Task requirements
Among the lines below, take the one holding "Form the first-differenced series Δx_t", the one holding "lag k | 1 |", and all lines between them. Set them down exactly.

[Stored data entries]

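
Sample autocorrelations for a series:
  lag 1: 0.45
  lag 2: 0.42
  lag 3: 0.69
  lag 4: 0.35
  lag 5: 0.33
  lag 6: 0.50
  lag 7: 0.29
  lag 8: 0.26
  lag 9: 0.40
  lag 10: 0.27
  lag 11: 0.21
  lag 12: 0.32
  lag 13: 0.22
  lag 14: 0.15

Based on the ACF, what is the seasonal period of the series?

3

The largest autocorrelation is r_3 = 0.69, with a weaker echo at lag 6 (0.50); the remaining lags stay at or below 0.45. The elevated value at lag 1 (0.45), dropping to 0.42 at lag 2, reflects decaying short-term dependence rather than seasonality.
The dominant spike at lag 3 indicates a seasonal period of 3.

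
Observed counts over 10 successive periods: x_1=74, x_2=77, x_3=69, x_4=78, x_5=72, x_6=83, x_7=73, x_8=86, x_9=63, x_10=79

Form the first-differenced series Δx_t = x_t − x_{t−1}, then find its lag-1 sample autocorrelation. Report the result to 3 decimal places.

-0.819

First differences Δx: 3, -8, 9, -6, 11, -10, 13, -23, 16
Mean of differences = 0.5556
Numerator Σ(Δx_t−Δx̄)(Δx_{t+1}−Δx̄) = -1115.5309
Denominator Σ(Δx_t−Δx̄)² = 1362.2222
r_1(Δx) = -1115.5309 / 1362.2222 = -0.819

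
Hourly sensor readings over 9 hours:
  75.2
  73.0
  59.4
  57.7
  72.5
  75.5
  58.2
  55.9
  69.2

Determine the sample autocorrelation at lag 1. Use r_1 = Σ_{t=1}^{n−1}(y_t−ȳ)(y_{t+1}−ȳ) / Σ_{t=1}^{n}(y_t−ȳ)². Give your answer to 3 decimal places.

0.101

Mean ȳ = (75.2 + 73.0 + 59.4 + 57.7 + 72.5 + 75.5 + 58.2 + 55.9 + 69.2)/9 = 66.2889
Numerator Σ_{t=1}^{8}(y_t−ȳ)(y_{t+1}−ȳ) = 55.8877
Denominator Σ(y_t−ȳ)² = 550.9289
r_1 = 55.8877 / 550.9289 = 0.101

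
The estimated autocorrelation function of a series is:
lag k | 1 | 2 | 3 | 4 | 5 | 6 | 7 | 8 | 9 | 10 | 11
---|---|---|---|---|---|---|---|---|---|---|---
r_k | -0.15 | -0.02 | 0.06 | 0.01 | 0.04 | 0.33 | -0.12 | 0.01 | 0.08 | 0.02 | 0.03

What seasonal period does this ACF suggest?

6

The largest autocorrelation is r_6 = 0.33; the remaining lags stay at or below 0.08.
The dominant spike at lag 6 indicates a seasonal period of 6.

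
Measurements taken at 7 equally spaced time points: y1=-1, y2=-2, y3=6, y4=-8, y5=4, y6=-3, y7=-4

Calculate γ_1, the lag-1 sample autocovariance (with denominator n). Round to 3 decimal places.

-13.534

Mean ȳ = (-1 − 2 + 6 − 8 + 4 − 3 − 4)/7 = -1.1429
Deviations: 0.1429, -0.8571, 7.1429, -6.8571, 5.1429, -1.8571, -2.8571
Σ_{t=1}^{6}(y_t−ȳ)(y_{t+1}−ȳ) = -94.7347
γ_1 = -94.7347 / 7 = -13.534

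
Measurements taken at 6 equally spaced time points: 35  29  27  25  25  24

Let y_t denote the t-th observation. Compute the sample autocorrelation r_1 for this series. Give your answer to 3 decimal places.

Mean ȳ = (35 + 29 + 27 + 25 + 25 + 24)/6 = 27.5000
Numerator Σ_{t=1}^{5}(y_t−ȳ)(y_{t+1}−ȳ) = 26.7500
Denominator Σ(y_t−ȳ)² = 83.5000
r_1 = 26.7500 / 83.5000 = 0.320

0.320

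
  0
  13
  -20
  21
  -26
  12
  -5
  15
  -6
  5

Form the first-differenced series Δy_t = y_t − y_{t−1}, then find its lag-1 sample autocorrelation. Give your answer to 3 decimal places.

-0.908

First differences Δy: 13, -33, 41, -47, 38, -17, 20, -21, 11
Mean of differences = 0.5556
Numerator Σ(Δy_t−Δȳ)(Δy_{t+1}−Δȳ) = -7121.7531
Denominator Σ(Δy_t−Δȳ)² = 7840.2222
r_1(Δy) = -7121.7531 / 7840.2222 = -0.908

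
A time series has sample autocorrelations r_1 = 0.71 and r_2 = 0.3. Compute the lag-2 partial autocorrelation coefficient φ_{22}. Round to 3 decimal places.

φ_{22} = (r_2 − r_1²) / (1 − r_1²)
r_1² = (0.71)² = 0.5041
Numerator = 0.3 − 0.5041 = -0.2041; denominator = 1 − 0.5041 = 0.4959
φ_{22} = -0.2041 / 0.4959 = -0.412

-0.412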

Output of the exercise
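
Form the first-differenced series Δx_t = x_t − x_{t−1}, then find its lag-1 sample autocorrelation. Report the result to 3 decimal places.

-0.819

First differences Δx: 3, -8, 9, -6, 11, -10, 13, -23, 16
Mean of differences = 0.5556
Numerator Σ(Δx_t−Δx̄)(Δx_{t+1}−Δx̄) = -1115.5309
Denominator Σ(Δx_t−Δx̄)² = 1362.2222
r_1(Δx) = -1115.5309 / 1362.2222 = -0.819

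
Hourly sensor readings over 9 hours:
  75.2
  73.0
  59.4
  57.7
  72.5
  75.5
  58.2
  55.9
  69.2

Determine the sample autocorrelation at lag 1. Use r_1 = Σ_{t=1}^{n−1}(y_t−ȳ)(y_{t+1}−ȳ) / Σ_{t=1}^{n}(y_t−ȳ)². Give your answer to 3 decimal places.

0.101

Mean ȳ = (75.2 + 73.0 + 59.4 + 57.7 + 72.5 + 75.5 + 58.2 + 55.9 + 69.2)/9 = 66.2889
Numerator Σ_{t=1}^{8}(y_t−ȳ)(y_{t+1}−ȳ) = 55.8877
Denominator Σ(y_t−ȳ)² = 550.9289
r_1 = 55.8877 / 550.9289 = 0.101

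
The estimated autocorrelation function of a series is:
lag k | 1 | 2 | 3 | 4 | 5 | 6 | 7 | 8 | 9 | 10 | 11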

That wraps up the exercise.